> [Given information]:
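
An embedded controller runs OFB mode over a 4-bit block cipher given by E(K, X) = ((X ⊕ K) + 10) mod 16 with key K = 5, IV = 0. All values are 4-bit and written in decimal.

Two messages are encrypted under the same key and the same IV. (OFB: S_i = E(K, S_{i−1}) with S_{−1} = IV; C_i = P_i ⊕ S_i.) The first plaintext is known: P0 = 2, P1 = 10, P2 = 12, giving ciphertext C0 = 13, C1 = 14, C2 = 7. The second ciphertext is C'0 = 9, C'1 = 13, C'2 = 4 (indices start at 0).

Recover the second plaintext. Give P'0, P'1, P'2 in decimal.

P'0 = 6, P'1 = 9, P'2 = 15

In OFB with a reused IV, both messages share the same keystream S_i, so C_i ⊕ C'_i = P_i ⊕ P'_i and thus P'_i = P_i ⊕ C_i ⊕ C'_i.
P'0: 2 ⊕ 13 ⊕ 9 = 6.
P'1: 10 ⊕ 14 ⊕ 13 = 9.
P'2: 12 ⊕ 7 ⊕ 4 = 15.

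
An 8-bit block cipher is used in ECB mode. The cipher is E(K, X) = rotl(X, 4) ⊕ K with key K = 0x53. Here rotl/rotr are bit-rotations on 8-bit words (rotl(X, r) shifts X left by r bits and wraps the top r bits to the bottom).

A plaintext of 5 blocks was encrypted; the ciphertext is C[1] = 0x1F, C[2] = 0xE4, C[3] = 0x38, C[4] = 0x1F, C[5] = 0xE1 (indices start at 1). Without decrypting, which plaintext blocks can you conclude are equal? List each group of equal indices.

ECB encrypts each block independently with the same key, so equal ciphertext blocks imply equal plaintext blocks.
C[1] = C[4] = 0x1F, so P[1] = P[4].

P[1] = P[4]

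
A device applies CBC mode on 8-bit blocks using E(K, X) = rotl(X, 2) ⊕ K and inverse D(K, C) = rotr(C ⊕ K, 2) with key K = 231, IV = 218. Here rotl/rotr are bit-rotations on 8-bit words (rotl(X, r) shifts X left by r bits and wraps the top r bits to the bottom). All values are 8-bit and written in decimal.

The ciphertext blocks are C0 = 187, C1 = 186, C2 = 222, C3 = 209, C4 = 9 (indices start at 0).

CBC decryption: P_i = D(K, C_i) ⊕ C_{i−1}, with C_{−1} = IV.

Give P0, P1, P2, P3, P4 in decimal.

P0: D(K, 187) = 23; 23 ⊕ 218 = 205.
P1: D(K, 186) = 87; 87 ⊕ 187 = 236.
P2: D(K, 222) = 78; 78 ⊕ 186 = 244.
P3: D(K, 209) = 141; 141 ⊕ 222 = 83.
P4: D(K, 9) = 187; 187 ⊕ 209 = 106.

P0 = 205, P1 = 236, P2 = 244, P3 = 83, P4 = 106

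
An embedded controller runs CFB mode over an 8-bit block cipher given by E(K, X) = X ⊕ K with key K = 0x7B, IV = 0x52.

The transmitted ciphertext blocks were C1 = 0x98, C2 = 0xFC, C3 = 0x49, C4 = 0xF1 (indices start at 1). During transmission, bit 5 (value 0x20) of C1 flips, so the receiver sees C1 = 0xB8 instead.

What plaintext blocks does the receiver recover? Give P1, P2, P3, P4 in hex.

CFB decryption: P_i = C_i ⊕ E(K, C_{i−1}), with C_{0} = IV.
Only C1 changed, to 0xB8. In CFB, a change in C_i flips the same bit in P_i and garbles P_{i+1}. Decrypting the received ciphertext:
P1: E(K, 0x52) = 0x29; 0xB8 ⊕ 0x29 = 0x91.
P2: E(K, 0xB8) = 0xC3; 0xFC ⊕ 0xC3 = 0x3F.
P3: E(K, 0xFC) = 0x87; 0x49 ⊕ 0x87 = 0xCE.
P4: E(K, 0x49) = 0x32; 0xF1 ⊕ 0x32 = 0xC3.
Blocks that differ from the original plaintext: P1, P2.

P1 = 0x91, P2 = 0x3F, P3 = 0xCE, P4 = 0xC3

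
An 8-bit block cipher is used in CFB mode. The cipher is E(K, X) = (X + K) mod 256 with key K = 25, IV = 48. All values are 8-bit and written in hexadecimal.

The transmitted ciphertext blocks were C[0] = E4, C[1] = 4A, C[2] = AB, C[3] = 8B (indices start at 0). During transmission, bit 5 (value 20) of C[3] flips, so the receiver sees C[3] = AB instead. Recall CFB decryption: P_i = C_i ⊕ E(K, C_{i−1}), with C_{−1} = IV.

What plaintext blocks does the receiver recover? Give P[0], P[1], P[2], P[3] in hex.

P[0] = 89, P[1] = 43, P[2] = C4, P[3] = 7B

Only C[3] changed, to AB. In CFB, a change in C_i flips the same bit in P_i and garbles P_{i+1}. Decrypting the received ciphertext:
P[0]: E(K, 48) = 6D; E4 ⊕ 6D = 89.
P[1]: E(K, E4) = 09; 4A ⊕ 09 = 43.
P[2]: E(K, 4A) = 6F; AB ⊕ 6F = C4.
P[3]: E(K, AB) = D0; AB ⊕ D0 = 7B.
Blocks that differ from the original plaintext: P[3].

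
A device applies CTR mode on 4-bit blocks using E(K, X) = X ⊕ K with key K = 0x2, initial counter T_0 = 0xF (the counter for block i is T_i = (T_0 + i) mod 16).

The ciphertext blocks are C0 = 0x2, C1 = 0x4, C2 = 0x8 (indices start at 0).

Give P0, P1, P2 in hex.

P0 = 0xF, P1 = 0x6, P2 = 0xB

CTR decryption: S_i = E(K, T_i) where T_i is the counter for block i; P_i = C_i ⊕ S_i.
P0: T = 0xF, S = E(K, T) = 0xD; 0x2 ⊕ 0xD = 0xF.
P1: T = 0x0, S = E(K, T) = 0x2; 0x4 ⊕ 0x2 = 0x6.
P2: T = 0x1, S = E(K, T) = 0x3; 0x8 ⊕ 0x3 = 0xB.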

> [What is needed]:
A verbatim transcription is needed of the lines above, starting at the line with "Give P0, P1, P2, P3, P4 in decimal." and ending at the line with "An embedded controller runs CFB", both included, and of nothing else.

> [Output of the task]:
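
Give P0, P1, P2, P3, P4 in decimal.

P0: D(K, 187) = 23; 23 ⊕ 218 = 205.
P1: D(K, 186) = 87; 87 ⊕ 187 = 236.
P2: D(K, 222) = 78; 78 ⊕ 186 = 244.
P3: D(K, 209) = 141; 141 ⊕ 222 = 83.
P4: D(K, 9) = 187; 187 ⊕ 209 = 106.

P0 = 205, P1 = 236, P2 = 244, P3 = 83, P4 = 106

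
An embedded controller runs CFB mode over an 8-bit block cipher given by E(K, X) = X ⊕ K with key K = 0x7B, IV = 0x52.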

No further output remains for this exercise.